• Directions: Your response should consist of the lines below, printed exactly.

**** Data for analysis ****

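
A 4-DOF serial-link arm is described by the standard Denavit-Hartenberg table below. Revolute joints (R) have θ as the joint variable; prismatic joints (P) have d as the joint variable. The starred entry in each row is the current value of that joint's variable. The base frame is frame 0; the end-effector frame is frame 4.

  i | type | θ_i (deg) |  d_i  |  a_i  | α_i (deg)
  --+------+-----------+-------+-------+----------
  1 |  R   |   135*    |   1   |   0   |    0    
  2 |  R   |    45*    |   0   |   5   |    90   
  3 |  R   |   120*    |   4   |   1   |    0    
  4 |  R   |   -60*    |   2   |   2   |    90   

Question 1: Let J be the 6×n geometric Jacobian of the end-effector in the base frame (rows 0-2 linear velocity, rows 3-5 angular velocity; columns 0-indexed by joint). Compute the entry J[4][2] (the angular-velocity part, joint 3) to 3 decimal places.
axis z_2 = (0.0000,1.0000,0.0000); lever o_n−o_2 = (-0.5000,6.0000,2.5981)
cross product → J_v[:, 2] = (2.5981,-0.0000,0.5000)
J_ω[:, 2] = z_2
entry J[4][2] = 1.0000

1.000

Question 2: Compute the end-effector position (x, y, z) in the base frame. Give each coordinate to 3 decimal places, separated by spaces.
-5.500 6.000 3.598

after link 1: o_1 = (0.0000, 0.0000, 1.0000)
after link 2: o_2 = (-5.0000, 0.0000, 1.0000)
after link 3: o_3 = (-4.5000, 4.0000, 1.8660)
after link 4: o_4 = (-5.5000, 6.0000, 3.5981)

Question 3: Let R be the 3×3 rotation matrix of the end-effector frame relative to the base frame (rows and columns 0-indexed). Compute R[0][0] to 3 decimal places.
-0.500

End-effector x-axis (col 0 of R) = (-0.5000,0.0000,0.8660)
R[0][0] = -0.5000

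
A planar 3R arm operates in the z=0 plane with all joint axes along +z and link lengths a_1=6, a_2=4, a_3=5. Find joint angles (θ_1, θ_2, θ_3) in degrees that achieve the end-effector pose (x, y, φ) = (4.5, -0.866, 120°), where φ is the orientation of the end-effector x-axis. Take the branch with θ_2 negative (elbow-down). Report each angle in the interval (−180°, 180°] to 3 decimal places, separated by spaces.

-13.173 -60.000 -166.826

wrist centre = target − a_3·(cos φ, sin φ) = (7.0000, -5.1961)
cos θ_2 = (75.9997−6²−4²)/(2·6·4) = 0.5000; θ_2 = -60.0004° (elbow-down)
β = atan2(-5.1961,7.0000) = -36.5866°; ψ = atan2(-3.4641,8.0000) = -23.4134°
θ_1 = β − ψ = -13.1733°
θ_3 = φ − θ_1 − θ_2 = -166.8264° (wrapped to (-180°,180°])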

****

• Solution:
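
A 4-DOF serial-link arm is described by the standard Denavit-Hartenberg table below. Revolute joints (R) have θ as the joint variable; prismatic joints (P) have d as the joint variable. The starred entry in each row is the current value of that joint's variable. The base frame is frame 0; the end-effector frame is frame 4.

  i | type | θ_i (deg) |  d_i  |  a_i  | α_i (deg)
  --+------+-----------+-------+-------+----------
  1 |  R   |   135*    |   1   |   0   |    0    
  2 |  R   |    45*    |   0   |   5   |    90   
  3 |  R   |   120*    |   4   |   1   |    0    
  4 |  R   |   -60*    |   2   |   2   |    90   

Question 1: Let J be the 6×n geometric Jacobian of the end-effector in the base frame (rows 0-2 linear velocity, rows 3-5 angular velocity; columns 0-indexed by joint). Compute the entry J[4][2] (the angular-velocity part, joint 3) to 3 decimal places.
axis z_2 = (0.0000,1.0000,0.0000); lever o_n−o_2 = (-0.5000,6.0000,2.5981)
cross product → J_v[:, 2] = (2.5981,-0.0000,0.5000)
J_ω[:, 2] = z_2
entry J[4][2] = 1.0000

1.000

Question 2: Compute the end-effector position (x, y, z) in the base frame. Give each coordinate to 3 decimal places, separated by spaces.
-5.500 6.000 3.598

after link 1: o_1 = (0.0000, 0.0000, 1.0000)
after link 2: o_2 = (-5.0000, 0.0000, 1.0000)
after link 3: o_3 = (-4.5000, 4.0000, 1.8660)
after link 4: o_4 = (-5.5000, 6.0000, 3.5981)

Question 3: Let R be the 3×3 rotation matrix of the end-effector frame relative to the base frame (rows and columns 0-indexed). Compute R[0][0] to 3 decimal places.
-0.500

End-effector x-axis (col 0 of R) = (-0.5000,0.0000,0.8660)
R[0][0] = -0.5000

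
A planar 3R arm operates in the z=0 plane with all joint axes along +z and link lengths a_1=6, a_2=4, a_3=5. Find joint angles (θ_1, θ_2, θ_3) in degrees that achieve the end-effector pose (x, y, φ) = (4.5, -0.866, 120°), where φ is the orientation of the end-effector x-axis. Take the branch with θ_2 negative (elbow-down). Report each angle in the interval (−180°, 180°] to 3 decimal places, separated by spaces.

-13.173 -60.000 -166.826

wrist centre = target − a_3·(cos φ, sin φ) = (7.0000, -5.1961)
cos θ_2 = (75.9997−6²−4²)/(2·6·4) = 0.5000; θ_2 = -60.0004° (elbow-down)
β = atan2(-5.1961,7.0000) = -36.5866°; ψ = atan2(-3.4641,8.0000) = -23.4134°
θ_1 = β − ψ = -13.1733°
θ_3 = φ − θ_1 − θ_2 = -166.8264° (wrapped to (-180°,180°])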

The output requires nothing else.